The line containing "Locations on a" opens the span to copy, and the last line of the records below closes it. Write out that span exactly.

============================================================

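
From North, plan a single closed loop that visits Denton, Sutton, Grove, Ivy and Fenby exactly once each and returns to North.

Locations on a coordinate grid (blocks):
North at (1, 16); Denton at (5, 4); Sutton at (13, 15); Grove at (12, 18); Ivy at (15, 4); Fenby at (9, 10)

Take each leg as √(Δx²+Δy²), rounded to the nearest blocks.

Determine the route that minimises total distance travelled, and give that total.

With 5 stops there are 5!/2 = 60 distinct round trips (a route and its reverse cost the same).
North-Denton-Sutton-Grove-Ivy-Fenby-North: 13+14+3+14+8+10 = 62
North-Denton-Sutton-Grove-Fenby-Ivy-North: 13+14+3+9+8+18 = 65
North-Denton-Sutton-Ivy-Grove-Fenby-North: 13+14+11+14+9+10 = 71
North-Denton-Sutton-Ivy-Fenby-Grove-North: 13+14+11+8+9+11 = 66
North-Denton-Sutton-Fenby-Grove-Ivy-North: 13+14+6+9+14+18 = 74
North-Denton-Sutton-Fenby-Ivy-Grove-North: 13+14+6+8+14+11 = 66
North-Denton-Grove-Sutton-Ivy-Fenby-North: 13+16+3+11+8+10 = 61
North-Denton-Grove-Sutton-Fenby-Ivy-North: 13+16+3+6+8+18 = 64
North-Denton-Grove-Ivy-Sutton-Fenby-North: 13+16+14+11+6+10 = 70
North-Denton-Grove-Ivy-Fenby-Sutton-North: 13+16+14+8+6+12 = 69
North-Denton-Grove-Fenby-Sutton-Ivy-North: 13+16+9+6+11+18 = 73
North-Denton-Grove-Fenby-Ivy-Sutton-North: 13+16+9+8+11+12 = 69
North-Denton-Ivy-Sutton-Grove-Fenby-North: 13+10+11+3+9+10 = 56
North-Denton-Ivy-Sutton-Fenby-Grove-North: 13+10+11+6+9+11 = 60
… (46 more)
North-Denton-Ivy-Fenby-Sutton-Grove-North: 13+10+8+6+3+11 = 51  ← best
The minimum is 51.
One optimal route: North → Denton → Ivy → Fenby → Sutton → Grove → North (or its reverse).

Shortest round trip = 51 blocks.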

============================================================

# WRITTEN SOLUTION
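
Locations on a coordinate grid (blocks):
North at (1, 16); Denton at (5, 4); Sutton at (13, 15); Grove at (12, 18); Ivy at (15, 4); Fenby at (9, 10)

Take each leg as √(Δx²+Δy²), rounded to the nearest blocks.

Determine the route that minimises total distance travelled, and give that total.

With 5 stops there are 5!/2 = 60 distinct round trips (a route and its reverse cost the same).
North-Denton-Sutton-Grove-Ivy-Fenby-North: 13+14+3+14+8+10 = 62
North-Denton-Sutton-Grove-Fenby-Ivy-North: 13+14+3+9+8+18 = 65
North-Denton-Sutton-Ivy-Grove-Fenby-North: 13+14+11+14+9+10 = 71
North-Denton-Sutton-Ivy-Fenby-Grove-North: 13+14+11+8+9+11 = 66
North-Denton-Sutton-Fenby-Grove-Ivy-North: 13+14+6+9+14+18 = 74
North-Denton-Sutton-Fenby-Ivy-Grove-North: 13+14+6+8+14+11 = 66
North-Denton-Grove-Sutton-Ivy-Fenby-North: 13+16+3+11+8+10 = 61
North-Denton-Grove-Sutton-Fenby-Ivy-North: 13+16+3+6+8+18 = 64
North-Denton-Grove-Ivy-Sutton-Fenby-North: 13+16+14+11+6+10 = 70
North-Denton-Grove-Ivy-Fenby-Sutton-North: 13+16+14+8+6+12 = 69
North-Denton-Grove-Fenby-Sutton-Ivy-North: 13+16+9+6+11+18 = 73
North-Denton-Grove-Fenby-Ivy-Sutton-North: 13+16+9+8+11+12 = 69
North-Denton-Ivy-Sutton-Grove-Fenby-North: 13+10+11+3+9+10 = 56
North-Denton-Ivy-Sutton-Fenby-Grove-North: 13+10+11+6+9+11 = 60
… (46 more)
North-Denton-Ivy-Fenby-Sutton-Grove-North: 13+10+8+6+3+11 = 51  ← best
The minimum is 51.
One optimal route: North → Denton → Ivy → Fenby → Sutton → Grove → North (or its reverse).

Shortest round trip = 51 blocks.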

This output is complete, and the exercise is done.